§ Collected data entries
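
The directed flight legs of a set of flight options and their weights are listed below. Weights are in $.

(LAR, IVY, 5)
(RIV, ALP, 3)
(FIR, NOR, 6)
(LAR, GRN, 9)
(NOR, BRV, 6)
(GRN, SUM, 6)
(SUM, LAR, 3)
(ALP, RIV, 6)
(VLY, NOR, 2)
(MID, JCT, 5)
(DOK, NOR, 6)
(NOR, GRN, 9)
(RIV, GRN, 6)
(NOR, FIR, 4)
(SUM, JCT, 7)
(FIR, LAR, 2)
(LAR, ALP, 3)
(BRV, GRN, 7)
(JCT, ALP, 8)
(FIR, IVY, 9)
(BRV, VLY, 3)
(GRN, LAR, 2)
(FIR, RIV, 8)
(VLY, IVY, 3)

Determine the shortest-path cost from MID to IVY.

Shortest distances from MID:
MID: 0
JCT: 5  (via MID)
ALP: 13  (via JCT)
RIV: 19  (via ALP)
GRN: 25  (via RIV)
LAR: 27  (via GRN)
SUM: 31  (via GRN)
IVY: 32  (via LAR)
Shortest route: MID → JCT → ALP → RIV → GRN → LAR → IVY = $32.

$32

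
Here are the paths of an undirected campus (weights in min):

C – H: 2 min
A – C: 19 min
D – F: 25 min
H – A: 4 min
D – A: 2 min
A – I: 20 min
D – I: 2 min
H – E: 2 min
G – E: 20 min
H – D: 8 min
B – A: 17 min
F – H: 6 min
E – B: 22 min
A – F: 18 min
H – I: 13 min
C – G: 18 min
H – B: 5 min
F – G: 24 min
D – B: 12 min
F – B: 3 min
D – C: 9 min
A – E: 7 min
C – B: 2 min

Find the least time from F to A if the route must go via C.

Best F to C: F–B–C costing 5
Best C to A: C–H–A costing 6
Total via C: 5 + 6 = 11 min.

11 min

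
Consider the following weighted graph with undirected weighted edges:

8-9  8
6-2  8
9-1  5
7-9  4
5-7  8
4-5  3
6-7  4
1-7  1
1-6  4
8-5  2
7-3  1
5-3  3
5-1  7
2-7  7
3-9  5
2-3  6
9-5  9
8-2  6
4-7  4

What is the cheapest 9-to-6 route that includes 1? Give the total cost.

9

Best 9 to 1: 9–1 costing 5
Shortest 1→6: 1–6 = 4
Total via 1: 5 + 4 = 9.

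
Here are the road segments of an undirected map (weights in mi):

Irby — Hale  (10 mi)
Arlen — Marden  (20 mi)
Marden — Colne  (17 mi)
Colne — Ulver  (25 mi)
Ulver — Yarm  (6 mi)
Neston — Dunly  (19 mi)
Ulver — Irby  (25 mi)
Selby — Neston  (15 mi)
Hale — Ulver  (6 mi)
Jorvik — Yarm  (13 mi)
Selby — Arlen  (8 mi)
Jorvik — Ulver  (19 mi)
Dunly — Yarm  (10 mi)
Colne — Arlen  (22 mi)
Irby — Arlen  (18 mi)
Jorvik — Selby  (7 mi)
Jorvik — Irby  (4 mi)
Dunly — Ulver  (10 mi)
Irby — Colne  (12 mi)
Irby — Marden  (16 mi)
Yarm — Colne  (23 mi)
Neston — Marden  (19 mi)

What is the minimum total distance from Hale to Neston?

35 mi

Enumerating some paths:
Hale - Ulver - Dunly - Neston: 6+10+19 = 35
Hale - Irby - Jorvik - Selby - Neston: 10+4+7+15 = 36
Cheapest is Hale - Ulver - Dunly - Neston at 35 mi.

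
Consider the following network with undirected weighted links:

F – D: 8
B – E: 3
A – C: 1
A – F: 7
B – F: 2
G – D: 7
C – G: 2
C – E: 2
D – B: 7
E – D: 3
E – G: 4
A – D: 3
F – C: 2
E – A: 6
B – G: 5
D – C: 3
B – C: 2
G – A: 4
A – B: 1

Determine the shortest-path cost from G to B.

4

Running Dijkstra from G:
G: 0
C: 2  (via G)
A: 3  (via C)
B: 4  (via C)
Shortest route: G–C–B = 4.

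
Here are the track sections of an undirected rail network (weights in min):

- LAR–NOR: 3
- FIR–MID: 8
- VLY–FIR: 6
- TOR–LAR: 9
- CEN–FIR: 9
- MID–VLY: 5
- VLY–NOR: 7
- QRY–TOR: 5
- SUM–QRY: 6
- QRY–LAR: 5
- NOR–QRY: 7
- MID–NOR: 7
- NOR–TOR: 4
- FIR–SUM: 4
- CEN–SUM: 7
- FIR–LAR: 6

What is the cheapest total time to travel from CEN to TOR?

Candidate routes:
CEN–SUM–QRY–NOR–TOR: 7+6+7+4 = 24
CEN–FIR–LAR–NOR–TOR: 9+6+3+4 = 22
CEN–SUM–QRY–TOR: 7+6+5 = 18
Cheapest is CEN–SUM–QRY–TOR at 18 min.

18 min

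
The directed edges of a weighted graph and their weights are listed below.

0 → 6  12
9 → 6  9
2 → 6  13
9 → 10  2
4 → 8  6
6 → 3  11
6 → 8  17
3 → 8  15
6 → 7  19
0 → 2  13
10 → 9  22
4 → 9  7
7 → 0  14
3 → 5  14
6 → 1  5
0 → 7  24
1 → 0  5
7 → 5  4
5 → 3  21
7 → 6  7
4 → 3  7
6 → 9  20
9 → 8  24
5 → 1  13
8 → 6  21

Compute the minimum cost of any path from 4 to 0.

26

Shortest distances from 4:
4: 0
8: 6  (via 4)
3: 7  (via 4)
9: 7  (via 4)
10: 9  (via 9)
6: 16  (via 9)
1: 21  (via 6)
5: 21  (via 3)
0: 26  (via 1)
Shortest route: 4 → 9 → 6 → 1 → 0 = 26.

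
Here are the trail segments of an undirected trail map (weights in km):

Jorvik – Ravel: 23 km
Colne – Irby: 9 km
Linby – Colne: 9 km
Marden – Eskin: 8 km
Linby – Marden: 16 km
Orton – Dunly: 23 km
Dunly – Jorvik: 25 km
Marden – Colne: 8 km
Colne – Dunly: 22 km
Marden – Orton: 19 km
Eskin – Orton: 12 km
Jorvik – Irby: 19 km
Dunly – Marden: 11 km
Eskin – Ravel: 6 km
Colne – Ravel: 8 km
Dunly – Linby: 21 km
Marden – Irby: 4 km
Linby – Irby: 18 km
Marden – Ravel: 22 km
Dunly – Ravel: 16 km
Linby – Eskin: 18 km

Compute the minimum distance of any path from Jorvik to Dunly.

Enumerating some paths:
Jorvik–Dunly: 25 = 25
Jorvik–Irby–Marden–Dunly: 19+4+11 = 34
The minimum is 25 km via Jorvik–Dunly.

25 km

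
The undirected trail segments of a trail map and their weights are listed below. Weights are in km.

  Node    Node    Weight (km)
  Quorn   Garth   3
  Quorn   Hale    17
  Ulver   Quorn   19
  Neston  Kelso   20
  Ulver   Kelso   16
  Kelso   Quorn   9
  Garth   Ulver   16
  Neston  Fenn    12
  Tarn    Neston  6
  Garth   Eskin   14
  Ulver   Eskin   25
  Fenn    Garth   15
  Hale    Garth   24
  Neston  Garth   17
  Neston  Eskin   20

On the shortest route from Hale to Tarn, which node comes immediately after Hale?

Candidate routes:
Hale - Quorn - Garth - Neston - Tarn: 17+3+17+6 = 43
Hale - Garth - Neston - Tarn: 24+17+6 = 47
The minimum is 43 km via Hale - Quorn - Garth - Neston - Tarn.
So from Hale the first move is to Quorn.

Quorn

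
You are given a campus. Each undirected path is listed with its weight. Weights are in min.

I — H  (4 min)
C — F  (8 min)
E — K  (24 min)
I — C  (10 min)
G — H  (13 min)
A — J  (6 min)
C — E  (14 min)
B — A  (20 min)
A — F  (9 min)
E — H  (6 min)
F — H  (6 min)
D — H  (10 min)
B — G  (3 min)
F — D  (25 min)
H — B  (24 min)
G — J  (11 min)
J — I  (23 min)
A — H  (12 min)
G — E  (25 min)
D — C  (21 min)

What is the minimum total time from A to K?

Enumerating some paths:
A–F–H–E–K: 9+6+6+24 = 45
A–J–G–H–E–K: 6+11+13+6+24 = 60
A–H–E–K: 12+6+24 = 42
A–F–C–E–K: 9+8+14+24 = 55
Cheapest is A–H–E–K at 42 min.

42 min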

---

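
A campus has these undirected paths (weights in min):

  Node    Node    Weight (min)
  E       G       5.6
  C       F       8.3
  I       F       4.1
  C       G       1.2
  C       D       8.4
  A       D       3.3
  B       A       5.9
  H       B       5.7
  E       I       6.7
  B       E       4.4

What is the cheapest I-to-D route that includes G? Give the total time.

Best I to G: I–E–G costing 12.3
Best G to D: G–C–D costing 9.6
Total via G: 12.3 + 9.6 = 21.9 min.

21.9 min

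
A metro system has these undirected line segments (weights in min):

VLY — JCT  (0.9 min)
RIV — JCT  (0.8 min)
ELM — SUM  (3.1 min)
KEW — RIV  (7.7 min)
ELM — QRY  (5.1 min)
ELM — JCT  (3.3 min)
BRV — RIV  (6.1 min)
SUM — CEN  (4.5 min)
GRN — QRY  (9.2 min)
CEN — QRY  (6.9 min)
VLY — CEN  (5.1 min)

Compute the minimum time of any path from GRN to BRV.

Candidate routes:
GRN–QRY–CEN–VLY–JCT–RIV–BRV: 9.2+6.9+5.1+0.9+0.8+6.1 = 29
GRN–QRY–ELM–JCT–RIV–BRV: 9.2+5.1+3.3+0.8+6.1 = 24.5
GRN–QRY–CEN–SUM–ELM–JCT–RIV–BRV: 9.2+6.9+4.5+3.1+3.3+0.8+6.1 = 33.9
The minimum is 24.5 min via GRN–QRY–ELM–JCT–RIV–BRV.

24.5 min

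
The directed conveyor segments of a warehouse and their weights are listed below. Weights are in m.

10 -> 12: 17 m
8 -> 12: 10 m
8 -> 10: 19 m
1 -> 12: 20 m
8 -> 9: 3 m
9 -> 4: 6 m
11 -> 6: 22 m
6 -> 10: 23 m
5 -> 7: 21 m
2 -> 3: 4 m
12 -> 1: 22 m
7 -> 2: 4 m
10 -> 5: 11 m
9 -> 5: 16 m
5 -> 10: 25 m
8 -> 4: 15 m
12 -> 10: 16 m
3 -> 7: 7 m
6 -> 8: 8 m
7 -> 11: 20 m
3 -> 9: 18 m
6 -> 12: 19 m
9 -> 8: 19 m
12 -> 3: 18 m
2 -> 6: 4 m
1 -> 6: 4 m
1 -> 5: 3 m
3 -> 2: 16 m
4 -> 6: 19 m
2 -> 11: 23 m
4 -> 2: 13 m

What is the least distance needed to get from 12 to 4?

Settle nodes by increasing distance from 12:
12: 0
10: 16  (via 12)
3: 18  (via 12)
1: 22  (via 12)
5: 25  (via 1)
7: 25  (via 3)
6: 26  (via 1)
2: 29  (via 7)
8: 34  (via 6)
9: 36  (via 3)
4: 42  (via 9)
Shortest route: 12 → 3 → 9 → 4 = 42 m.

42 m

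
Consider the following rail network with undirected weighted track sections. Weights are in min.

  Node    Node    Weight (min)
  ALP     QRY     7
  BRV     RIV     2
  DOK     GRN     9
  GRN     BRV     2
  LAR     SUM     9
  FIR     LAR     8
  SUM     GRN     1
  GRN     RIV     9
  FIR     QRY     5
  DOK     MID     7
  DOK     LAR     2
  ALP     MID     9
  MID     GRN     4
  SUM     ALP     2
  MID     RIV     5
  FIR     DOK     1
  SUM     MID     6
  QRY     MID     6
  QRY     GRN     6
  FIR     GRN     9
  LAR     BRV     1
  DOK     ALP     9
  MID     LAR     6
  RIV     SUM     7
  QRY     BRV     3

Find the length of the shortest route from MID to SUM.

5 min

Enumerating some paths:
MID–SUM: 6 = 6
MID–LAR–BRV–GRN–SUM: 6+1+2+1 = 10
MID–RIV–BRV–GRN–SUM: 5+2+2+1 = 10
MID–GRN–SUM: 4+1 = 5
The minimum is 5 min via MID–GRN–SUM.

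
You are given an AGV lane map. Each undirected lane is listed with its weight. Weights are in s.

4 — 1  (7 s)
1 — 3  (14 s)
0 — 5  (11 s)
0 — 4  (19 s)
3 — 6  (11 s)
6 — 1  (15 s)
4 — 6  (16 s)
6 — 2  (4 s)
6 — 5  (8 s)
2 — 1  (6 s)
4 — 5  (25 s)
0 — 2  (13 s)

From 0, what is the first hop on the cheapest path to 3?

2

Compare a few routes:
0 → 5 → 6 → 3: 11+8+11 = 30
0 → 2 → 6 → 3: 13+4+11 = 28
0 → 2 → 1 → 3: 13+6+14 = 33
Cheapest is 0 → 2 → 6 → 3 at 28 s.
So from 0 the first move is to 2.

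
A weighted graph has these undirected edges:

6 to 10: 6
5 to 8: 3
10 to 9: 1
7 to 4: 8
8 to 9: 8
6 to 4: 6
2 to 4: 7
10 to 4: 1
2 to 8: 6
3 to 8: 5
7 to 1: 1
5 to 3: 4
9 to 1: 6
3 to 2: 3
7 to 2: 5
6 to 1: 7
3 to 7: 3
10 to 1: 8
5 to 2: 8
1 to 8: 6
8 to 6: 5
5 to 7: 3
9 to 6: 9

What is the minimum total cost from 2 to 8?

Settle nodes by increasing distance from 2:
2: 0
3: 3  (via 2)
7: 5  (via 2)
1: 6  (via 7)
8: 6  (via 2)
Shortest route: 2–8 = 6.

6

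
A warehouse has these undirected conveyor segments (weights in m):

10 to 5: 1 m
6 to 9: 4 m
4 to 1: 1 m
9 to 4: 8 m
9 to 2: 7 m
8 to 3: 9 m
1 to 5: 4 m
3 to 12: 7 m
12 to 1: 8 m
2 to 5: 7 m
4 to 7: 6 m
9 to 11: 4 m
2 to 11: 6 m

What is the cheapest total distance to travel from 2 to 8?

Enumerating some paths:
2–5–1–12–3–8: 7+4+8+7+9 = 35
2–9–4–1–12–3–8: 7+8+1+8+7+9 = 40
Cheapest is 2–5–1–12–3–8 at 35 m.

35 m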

...

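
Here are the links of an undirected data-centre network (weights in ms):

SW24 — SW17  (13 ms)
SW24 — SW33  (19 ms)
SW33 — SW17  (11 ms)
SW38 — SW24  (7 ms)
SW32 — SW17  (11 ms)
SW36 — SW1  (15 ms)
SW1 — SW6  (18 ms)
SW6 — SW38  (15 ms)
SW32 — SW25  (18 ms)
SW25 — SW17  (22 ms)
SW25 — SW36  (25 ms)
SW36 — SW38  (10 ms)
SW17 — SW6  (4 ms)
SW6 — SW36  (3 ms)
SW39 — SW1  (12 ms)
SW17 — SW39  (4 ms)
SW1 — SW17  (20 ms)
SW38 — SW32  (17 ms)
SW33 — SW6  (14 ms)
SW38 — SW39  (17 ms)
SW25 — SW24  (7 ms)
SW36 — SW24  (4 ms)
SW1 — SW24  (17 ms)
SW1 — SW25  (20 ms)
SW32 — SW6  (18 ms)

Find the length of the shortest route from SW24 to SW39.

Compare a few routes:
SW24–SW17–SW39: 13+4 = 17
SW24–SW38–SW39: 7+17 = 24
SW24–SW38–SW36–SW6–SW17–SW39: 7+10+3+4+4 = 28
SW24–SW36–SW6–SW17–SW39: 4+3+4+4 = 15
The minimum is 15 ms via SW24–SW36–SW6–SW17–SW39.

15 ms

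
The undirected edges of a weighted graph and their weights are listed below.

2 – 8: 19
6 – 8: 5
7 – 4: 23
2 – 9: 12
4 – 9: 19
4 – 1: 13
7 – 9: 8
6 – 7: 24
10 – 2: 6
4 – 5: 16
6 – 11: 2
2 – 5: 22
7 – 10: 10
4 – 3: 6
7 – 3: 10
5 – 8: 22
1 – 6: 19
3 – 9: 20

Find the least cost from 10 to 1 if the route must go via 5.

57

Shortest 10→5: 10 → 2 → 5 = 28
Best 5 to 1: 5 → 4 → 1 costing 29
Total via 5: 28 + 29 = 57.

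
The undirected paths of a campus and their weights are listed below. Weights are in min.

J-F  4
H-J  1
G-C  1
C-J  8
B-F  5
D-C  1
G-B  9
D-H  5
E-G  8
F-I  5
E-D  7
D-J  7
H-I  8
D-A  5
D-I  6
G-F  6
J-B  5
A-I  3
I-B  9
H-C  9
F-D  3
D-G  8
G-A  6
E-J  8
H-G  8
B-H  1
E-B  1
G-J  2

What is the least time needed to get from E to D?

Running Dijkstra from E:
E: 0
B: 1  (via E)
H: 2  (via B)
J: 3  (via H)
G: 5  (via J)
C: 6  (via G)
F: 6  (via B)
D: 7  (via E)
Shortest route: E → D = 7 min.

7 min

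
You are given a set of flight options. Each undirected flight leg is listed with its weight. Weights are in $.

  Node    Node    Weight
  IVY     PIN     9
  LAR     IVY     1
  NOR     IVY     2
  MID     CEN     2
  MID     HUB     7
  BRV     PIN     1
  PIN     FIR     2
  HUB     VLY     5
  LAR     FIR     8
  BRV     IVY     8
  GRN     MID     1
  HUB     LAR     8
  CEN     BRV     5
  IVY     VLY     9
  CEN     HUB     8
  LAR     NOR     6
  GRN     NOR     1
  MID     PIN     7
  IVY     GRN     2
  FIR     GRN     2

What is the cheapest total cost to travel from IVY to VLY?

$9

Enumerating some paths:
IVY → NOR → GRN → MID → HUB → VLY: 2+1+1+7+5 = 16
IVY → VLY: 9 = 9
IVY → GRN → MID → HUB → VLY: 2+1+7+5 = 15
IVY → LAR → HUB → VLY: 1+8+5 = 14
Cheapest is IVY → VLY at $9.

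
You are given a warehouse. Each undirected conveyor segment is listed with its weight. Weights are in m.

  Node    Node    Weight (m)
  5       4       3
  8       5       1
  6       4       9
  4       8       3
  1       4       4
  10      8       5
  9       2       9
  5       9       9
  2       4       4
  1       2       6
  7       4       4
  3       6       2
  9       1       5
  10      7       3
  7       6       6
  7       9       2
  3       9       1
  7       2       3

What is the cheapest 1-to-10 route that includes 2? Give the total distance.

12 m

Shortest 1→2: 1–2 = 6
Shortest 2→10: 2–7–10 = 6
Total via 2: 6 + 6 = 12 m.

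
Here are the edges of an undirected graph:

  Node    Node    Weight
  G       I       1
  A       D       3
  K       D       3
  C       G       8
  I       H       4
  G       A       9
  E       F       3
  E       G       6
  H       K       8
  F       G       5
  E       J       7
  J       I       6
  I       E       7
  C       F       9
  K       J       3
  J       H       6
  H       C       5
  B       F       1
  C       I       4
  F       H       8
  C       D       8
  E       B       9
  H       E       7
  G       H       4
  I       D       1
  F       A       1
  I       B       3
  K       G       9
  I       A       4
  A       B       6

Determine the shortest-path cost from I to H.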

§ Your objective
In the entries above, restate word for word the lines between the one holding "The directed flight" and the one holding "(LAR, ALP, 3)", inclusive, and nothing besides.

§ Output of the exercise
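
The directed flight legs of a set of flight options and their weights are listed below. Weights are in $.

(LAR, IVY, 5)
(RIV, ALP, 3)
(FIR, NOR, 6)
(LAR, GRN, 9)
(NOR, BRV, 6)
(GRN, SUM, 6)
(SUM, LAR, 3)
(ALP, RIV, 6)
(VLY, NOR, 2)
(MID, JCT, 5)
(DOK, NOR, 6)
(NOR, GRN, 9)
(RIV, GRN, 6)
(NOR, FIR, 4)
(SUM, JCT, 7)
(FIR, LAR, 2)
(LAR, ALP, 3)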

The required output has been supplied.